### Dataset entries
BEGIN
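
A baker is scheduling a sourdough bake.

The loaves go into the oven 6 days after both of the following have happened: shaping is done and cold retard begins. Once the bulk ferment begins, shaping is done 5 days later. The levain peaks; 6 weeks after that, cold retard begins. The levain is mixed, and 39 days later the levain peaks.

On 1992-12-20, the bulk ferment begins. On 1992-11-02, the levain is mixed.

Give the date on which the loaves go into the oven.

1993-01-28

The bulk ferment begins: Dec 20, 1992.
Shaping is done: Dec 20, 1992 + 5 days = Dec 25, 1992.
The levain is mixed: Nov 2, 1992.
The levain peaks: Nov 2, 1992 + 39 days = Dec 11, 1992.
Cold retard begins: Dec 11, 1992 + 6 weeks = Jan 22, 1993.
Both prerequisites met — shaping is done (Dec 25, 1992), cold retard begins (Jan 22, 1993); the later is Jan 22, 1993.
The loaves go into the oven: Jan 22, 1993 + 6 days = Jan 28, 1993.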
END
BEGIN
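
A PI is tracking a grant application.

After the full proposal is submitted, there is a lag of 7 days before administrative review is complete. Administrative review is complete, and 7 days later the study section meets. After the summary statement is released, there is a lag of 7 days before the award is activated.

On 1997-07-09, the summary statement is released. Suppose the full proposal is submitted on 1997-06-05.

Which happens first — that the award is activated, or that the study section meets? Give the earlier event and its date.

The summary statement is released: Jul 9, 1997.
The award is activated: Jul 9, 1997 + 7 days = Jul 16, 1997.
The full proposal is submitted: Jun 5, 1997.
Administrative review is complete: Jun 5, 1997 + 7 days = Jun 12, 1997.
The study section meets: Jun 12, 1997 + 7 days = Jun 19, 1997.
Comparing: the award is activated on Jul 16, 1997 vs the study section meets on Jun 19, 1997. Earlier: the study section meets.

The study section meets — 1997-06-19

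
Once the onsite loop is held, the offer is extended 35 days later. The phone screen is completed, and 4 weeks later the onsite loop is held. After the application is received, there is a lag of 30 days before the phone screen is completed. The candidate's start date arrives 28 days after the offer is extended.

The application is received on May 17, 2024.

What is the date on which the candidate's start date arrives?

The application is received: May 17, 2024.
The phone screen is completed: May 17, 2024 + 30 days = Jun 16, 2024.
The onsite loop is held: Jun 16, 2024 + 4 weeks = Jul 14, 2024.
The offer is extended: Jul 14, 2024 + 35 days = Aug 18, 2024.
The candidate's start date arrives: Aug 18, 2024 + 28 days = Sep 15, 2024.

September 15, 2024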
END
BEGIN
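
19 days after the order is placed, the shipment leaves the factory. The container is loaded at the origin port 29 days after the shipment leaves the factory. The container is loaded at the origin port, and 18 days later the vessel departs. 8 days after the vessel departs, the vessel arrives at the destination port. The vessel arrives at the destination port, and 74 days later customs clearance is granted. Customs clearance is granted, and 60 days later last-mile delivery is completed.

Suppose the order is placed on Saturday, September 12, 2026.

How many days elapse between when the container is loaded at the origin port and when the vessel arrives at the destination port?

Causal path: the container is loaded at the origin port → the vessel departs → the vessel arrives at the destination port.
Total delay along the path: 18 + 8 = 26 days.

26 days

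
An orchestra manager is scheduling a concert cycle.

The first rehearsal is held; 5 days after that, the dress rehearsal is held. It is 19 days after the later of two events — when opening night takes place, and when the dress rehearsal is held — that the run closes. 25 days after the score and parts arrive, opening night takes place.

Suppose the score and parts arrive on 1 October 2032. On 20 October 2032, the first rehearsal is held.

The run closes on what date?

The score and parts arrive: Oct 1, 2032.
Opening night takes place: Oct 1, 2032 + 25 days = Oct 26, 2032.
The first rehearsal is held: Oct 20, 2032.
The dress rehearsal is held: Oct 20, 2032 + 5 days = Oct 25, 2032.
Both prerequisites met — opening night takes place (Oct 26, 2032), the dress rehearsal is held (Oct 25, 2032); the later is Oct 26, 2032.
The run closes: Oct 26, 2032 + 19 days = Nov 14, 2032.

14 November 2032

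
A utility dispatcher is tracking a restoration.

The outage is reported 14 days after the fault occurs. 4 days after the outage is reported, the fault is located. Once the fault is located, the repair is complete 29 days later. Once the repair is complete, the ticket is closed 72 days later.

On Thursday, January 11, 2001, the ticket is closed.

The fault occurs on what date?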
END
Please give back, exactly as it stands above, the stretch from the line with "A baker is scheduling a sourdough bake." through the line with "On 1992-12-20, the", and no line outside it.

### COMPLETED EXERCISE
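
A baker is scheduling a sourdough bake.

The loaves go into the oven 6 days after both of the following have happened: shaping is done and cold retard begins. Once the bulk ferment begins, shaping is done 5 days later. The levain peaks; 6 weeks after that, cold retard begins. The levain is mixed, and 39 days later the levain peaks.

On 1992-12-20, the bulk ferment begins. On 1992-11-02, the levain is mixed.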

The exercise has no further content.